__Exercise details__:
Each line in the entries below that holds the string "from" is to be listed.

[Dataset entries]
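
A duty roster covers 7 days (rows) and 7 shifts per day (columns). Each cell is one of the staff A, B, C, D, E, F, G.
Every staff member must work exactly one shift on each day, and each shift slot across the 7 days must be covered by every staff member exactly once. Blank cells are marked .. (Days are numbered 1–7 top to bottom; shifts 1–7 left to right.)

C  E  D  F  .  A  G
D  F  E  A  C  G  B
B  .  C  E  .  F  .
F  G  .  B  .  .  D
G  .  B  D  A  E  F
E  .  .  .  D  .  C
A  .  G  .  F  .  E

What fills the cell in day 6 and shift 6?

Day 6 already has {C, D, E} and shift 6 already has {A, E, F, G}, so day 6, shift 6 must be B.

B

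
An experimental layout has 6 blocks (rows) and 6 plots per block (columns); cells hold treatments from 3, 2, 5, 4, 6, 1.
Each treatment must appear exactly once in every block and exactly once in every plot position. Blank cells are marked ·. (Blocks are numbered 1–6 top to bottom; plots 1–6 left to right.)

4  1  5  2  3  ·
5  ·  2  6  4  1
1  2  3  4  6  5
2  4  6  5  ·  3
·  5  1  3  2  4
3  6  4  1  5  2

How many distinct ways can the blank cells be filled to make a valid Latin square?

Block 1, plot 6: eliminating its block and plot leaves {6}.
Block 2, plot 2: eliminating its block and plot leaves {3}.
Block 4, plot 5: eliminating its block and plot leaves {1}.
Block 5, plot 1: eliminating its block and plot leaves {6}.
Only one assignment across all blanks avoids any block or plot repeat, giving 1 completion.

1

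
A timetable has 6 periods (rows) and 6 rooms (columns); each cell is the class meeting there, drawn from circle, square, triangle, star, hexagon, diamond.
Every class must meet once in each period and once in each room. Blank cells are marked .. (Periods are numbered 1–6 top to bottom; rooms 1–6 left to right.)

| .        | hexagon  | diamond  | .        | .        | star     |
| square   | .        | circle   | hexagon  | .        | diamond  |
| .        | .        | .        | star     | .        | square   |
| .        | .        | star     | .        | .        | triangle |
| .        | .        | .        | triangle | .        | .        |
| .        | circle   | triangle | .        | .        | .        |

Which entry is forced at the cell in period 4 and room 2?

Period 3, room 3: period 3 has {square, star} and room 3 has {circle, triangle, star, diamond}, leaving only hexagon.
Period 5, room 3: period 5 has {triangle} and room 3 has {circle, triangle, star, hexagon, diamond}, leaving only square.
Period 6, room 6: period 6 has {circle, triangle} and room 6 has {square, triangle, star, diamond}, leaving only hexagon.
Period 5, room 6: period 5 has {square, triangle} and room 6 has {square, triangle, star, hexagon, diamond}, leaving only circle.
Period 4, room 2 is narrowed to {square, diamond}.
If it were diamond, then period 5, room 2 would be left with no valid symbol.
So period 4, room 2 must be square.

square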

__Result below__:
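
An experimental layout has 6 blocks (rows) and 6 plots per block (columns); cells hold treatments from 3, 2, 5, 4, 6, 1.
A timetable has 6 periods (rows) and 6 rooms (columns); each cell is the class meeting there, drawn from circle, square, triangle, star, hexagon, diamond.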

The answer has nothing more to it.